Task requirements.
Using the data beneath this instruction, retype only the lines from the one that contains "P(2->1) = 9/20, P(2->2)" down to the one that contains "Starting from state 2, what", both included, exactly as they appear.

Extracted entries.
════

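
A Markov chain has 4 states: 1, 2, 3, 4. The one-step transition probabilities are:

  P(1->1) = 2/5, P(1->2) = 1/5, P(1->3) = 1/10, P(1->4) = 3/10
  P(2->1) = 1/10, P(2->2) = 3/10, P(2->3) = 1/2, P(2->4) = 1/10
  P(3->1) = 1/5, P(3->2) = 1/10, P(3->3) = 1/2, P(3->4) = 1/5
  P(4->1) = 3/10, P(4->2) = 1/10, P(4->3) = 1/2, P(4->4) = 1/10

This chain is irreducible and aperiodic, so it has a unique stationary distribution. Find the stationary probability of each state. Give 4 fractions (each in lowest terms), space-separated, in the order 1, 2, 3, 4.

The stationary distribution satisfies pi = pi * P, i.e.:
  pi_1 = 2/5*pi_1 + 1/10*pi_2 + 1/5*pi_3 + 3/10*pi_4
  pi_2 = 1/5*pi_1 + 3/10*pi_2 + 1/10*pi_3 + 1/10*pi_4
  pi_3 = 1/10*pi_1 + 1/2*pi_2 + 1/2*pi_3 + 1/2*pi_4
  pi_4 = 3/10*pi_1 + 1/10*pi_2 + 1/5*pi_3 + 1/10*pi_4
with normalization: pi_1 + pi_2 + pi_3 + pi_4 = 1.

Using the first 3 balance equations plus normalization, the linear system A*pi = b is:
  [-3/5, 1/10, 1/5, 3/10] . pi = 0
  [1/5, -7/10, 1/10, 1/10] . pi = 0
  [1/10, 1/2, -1/2, 1/2] . pi = 0
  [1, 1, 1, 1] . pi = 1

Solving yields:
  pi_1 = 15/59
  pi_2 = 37/236
  pi_3 = 47/118
  pi_4 = 45/236

Verification (pi * P):
  15/59*2/5 + 37/236*1/10 + 47/118*1/5 + 45/236*3/10 = 15/59 = pi_1  (ok)
  15/59*1/5 + 37/236*3/10 + 47/118*1/10 + 45/236*1/10 = 37/236 = pi_2  (ok)
  15/59*1/10 + 37/236*1/2 + 47/118*1/2 + 45/236*1/2 = 47/118 = pi_3  (ok)
  15/59*3/10 + 37/236*1/10 + 47/118*1/5 + 45/236*1/10 = 45/236 = pi_4  (ok)

Answer: 15/59 37/236 47/118 45/236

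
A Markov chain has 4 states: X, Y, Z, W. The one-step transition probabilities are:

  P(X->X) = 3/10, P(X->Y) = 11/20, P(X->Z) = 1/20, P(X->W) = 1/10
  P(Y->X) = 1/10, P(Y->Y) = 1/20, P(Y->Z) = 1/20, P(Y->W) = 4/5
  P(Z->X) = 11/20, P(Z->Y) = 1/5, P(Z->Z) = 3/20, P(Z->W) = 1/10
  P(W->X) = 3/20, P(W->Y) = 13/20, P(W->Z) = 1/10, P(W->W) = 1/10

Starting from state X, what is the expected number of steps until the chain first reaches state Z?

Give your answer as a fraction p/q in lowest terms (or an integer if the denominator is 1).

Let h_i = expected steps to first reach Z from state i.
Boundary: h_Z = 0.
First-step equations for the other states:
  h_X = 1 + 3/10*h_X + 11/20*h_Y + 1/20*h_Z + 1/10*h_W
  h_Y = 1 + 1/10*h_X + 1/20*h_Y + 1/20*h_Z + 4/5*h_W
  h_W = 1 + 3/20*h_X + 13/20*h_Y + 1/10*h_Z + 1/10*h_W

Substituting h_Z = 0 and rearranging gives the linear system (I - Q) h = 1:
  [7/10, -11/20, -1/10] . (h_X, h_Y, h_W) = 1
  [-1/10, 19/20, -4/5] . (h_X, h_Y, h_W) = 1
  [-3/20, -13/20, 9/10] . (h_X, h_Y, h_W) = 1

Solving yields:
  h_X = 5720/393
  h_Y = 1860/131
  h_W = 5420/393

Starting state is X, so the expected hitting time is h_X = 5720/393.

Answer: 5720/393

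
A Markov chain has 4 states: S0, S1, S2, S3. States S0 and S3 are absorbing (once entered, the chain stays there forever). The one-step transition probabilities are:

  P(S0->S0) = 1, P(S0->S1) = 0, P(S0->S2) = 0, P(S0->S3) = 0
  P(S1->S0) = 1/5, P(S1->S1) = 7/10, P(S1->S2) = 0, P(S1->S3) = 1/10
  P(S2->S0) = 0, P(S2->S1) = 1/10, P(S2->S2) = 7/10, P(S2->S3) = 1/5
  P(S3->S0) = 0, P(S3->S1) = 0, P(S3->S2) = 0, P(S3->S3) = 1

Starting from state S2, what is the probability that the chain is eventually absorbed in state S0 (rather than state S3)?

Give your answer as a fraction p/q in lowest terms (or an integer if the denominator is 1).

Let a_i = P(absorbed in S0 | start in state i).
Boundary conditions: a_S0 = 1, a_S3 = 0.
For each transient state i, a_i = sum_j P(i->j) * a_j:
  a_S1 = 1/5*a_S0 + 7/10*a_S1 + 0*a_S2 + 1/10*a_S3
  a_S2 = 0*a_S0 + 1/10*a_S1 + 7/10*a_S2 + 1/5*a_S3

Substituting a_S0 = 1 and a_S3 = 0, rearrange to (I - Q) a = r where r[i] = P(i -> S0):
  [3/10, 0] . (a_S1, a_S2) = 1/5
  [-1/10, 3/10] . (a_S1, a_S2) = 0

Solving yields:
  a_S1 = 2/3
  a_S2 = 2/9

Starting state is S2, so the absorption probability is a_S2 = 2/9.

Answer: 2/9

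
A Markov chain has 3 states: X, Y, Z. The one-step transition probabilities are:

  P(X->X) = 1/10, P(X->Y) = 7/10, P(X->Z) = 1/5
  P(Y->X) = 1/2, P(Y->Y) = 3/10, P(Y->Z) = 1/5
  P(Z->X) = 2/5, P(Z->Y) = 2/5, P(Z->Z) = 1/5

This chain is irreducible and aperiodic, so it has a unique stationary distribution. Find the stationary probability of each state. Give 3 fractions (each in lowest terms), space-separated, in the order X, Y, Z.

The stationary distribution satisfies pi = pi * P, i.e.:
  pi_X = 1/10*pi_X + 1/2*pi_Y + 2/5*pi_Z
  pi_Y = 7/10*pi_X + 3/10*pi_Y + 2/5*pi_Z
  pi_Z = 1/5*pi_X + 1/5*pi_Y + 1/5*pi_Z
with normalization: pi_X + pi_Y + pi_Z = 1.

Using the first 2 balance equations plus normalization, the linear system A*pi = b is:
  [-9/10, 1/2, 2/5] . pi = 0
  [7/10, -7/10, 2/5] . pi = 0
  [1, 1, 1] . pi = 1

Solving yields:
  pi_X = 12/35
  pi_Y = 16/35
  pi_Z = 1/5

Verification (pi * P):
  12/35*1/10 + 16/35*1/2 + 1/5*2/5 = 12/35 = pi_X  (ok)
  12/35*7/10 + 16/35*3/10 + 1/5*2/5 = 16/35 = pi_Y  (ok)
  12/35*1/5 + 16/35*1/5 + 1/5*1/5 = 1/5 = pi_Z  (ok)

Answer: 12/35 16/35 1/5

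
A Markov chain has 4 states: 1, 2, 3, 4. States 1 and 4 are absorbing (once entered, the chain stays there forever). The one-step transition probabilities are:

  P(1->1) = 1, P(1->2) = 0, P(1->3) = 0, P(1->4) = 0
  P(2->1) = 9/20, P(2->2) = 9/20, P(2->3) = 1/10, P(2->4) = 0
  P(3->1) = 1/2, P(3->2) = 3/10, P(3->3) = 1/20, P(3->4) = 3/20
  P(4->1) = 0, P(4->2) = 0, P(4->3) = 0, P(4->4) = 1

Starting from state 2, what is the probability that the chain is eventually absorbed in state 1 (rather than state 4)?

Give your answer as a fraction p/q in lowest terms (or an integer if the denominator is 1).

Answer: 191/197

Derivation:
Let a_i = P(absorbed in 1 | start in state i).
Boundary conditions: a_1 = 1, a_4 = 0.
For each transient state i, a_i = sum_j P(i->j) * a_j:
  a_2 = 9/20*a_1 + 9/20*a_2 + 1/10*a_3 + 0*a_4
  a_3 = 1/2*a_1 + 3/10*a_2 + 1/20*a_3 + 3/20*a_4

Substituting a_1 = 1 and a_4 = 0, rearrange to (I - Q) a = r where r[i] = P(i -> 1):
  [11/20, -1/10] . (a_2, a_3) = 9/20
  [-3/10, 19/20] . (a_2, a_3) = 1/2

Solving yields:
  a_2 = 191/197
  a_3 = 164/197

Starting state is 2, so the absorption probability is a_2 = 191/197.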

════

Finished exercise.
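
  P(2->1) = 9/20, P(2->2) = 9/20, P(2->3) = 1/10, P(2->4) = 0
  P(3->1) = 1/2, P(3->2) = 3/10, P(3->3) = 1/20, P(3->4) = 3/20
  P(4->1) = 0, P(4->2) = 0, P(4->3) = 0, P(4->4) = 1

Starting from state 2, what is the probability that the chain is eventually absorbed in state 1 (rather than state 4)?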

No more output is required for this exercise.